*** Dataset content ***
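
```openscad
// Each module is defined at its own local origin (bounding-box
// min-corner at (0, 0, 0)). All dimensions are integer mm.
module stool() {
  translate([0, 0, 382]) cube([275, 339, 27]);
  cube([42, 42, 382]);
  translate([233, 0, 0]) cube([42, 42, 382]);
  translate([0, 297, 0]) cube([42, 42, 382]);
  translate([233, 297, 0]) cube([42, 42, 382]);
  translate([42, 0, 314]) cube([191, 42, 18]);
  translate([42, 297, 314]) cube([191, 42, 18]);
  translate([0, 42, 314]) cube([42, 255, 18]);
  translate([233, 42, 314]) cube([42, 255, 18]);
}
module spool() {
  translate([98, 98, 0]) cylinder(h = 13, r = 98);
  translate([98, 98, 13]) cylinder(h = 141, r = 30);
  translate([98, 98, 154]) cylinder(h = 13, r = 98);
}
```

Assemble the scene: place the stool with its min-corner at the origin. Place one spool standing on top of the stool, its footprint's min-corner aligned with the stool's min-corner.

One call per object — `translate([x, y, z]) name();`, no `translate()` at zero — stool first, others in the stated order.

stool();
translate([0, 0, 409]) spool();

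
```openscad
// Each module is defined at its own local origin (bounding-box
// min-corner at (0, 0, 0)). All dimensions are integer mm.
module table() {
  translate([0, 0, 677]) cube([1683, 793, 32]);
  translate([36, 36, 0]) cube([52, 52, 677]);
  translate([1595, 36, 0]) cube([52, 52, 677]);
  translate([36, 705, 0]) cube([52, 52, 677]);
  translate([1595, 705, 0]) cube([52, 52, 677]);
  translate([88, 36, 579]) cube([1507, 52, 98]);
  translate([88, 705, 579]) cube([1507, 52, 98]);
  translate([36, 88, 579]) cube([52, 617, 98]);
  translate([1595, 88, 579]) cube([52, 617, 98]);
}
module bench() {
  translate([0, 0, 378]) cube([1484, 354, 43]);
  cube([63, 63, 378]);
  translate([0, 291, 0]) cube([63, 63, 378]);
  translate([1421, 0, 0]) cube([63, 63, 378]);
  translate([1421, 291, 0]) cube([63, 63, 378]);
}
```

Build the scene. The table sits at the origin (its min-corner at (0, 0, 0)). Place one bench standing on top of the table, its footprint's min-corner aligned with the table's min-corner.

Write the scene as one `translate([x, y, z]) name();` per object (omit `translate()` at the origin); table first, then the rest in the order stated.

table();
translate([0, 0, 709]) bench();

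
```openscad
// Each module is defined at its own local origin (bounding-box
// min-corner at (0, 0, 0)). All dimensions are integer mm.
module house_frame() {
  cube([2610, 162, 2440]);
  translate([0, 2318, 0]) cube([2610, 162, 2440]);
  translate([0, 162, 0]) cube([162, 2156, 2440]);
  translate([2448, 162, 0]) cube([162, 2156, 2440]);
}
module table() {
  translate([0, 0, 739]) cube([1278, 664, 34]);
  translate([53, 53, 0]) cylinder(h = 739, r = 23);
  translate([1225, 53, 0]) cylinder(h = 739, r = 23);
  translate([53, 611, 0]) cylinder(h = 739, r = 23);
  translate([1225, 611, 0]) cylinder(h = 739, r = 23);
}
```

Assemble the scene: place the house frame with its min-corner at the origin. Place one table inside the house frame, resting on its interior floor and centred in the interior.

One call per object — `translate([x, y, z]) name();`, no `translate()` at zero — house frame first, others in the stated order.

house_frame();
translate([666, 908, 0]) table();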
*** End of Dataset content ***
* _Work request_
Among the lines above, some may include the string "cylinder"; state how many, and nothing more.

* _Answer section_
7